**Task material:**
════════
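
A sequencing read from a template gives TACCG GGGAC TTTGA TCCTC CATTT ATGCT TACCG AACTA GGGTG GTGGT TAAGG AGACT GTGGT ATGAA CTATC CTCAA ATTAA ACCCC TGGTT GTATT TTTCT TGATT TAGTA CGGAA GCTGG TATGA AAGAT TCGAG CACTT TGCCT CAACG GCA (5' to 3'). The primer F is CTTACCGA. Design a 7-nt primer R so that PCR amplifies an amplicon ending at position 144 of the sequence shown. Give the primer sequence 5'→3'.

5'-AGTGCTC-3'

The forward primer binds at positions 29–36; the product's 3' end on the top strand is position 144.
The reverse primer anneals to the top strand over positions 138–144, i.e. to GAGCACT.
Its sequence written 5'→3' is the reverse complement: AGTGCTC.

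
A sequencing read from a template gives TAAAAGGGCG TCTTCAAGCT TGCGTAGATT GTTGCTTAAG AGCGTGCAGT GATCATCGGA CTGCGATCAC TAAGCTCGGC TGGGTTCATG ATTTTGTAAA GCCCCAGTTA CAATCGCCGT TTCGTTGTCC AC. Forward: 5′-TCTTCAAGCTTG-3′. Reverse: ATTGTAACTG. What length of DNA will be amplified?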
════════
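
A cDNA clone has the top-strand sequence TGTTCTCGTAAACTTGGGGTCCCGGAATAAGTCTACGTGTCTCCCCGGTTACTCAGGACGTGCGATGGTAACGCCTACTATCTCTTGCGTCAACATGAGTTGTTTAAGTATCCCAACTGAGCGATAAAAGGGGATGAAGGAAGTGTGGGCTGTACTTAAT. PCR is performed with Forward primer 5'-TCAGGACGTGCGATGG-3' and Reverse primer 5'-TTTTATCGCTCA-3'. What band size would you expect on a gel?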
════════
**Directions for this task:**
Say how many lines of the material hold the string "What". Nothing else should be written.

**Expected answer:**
2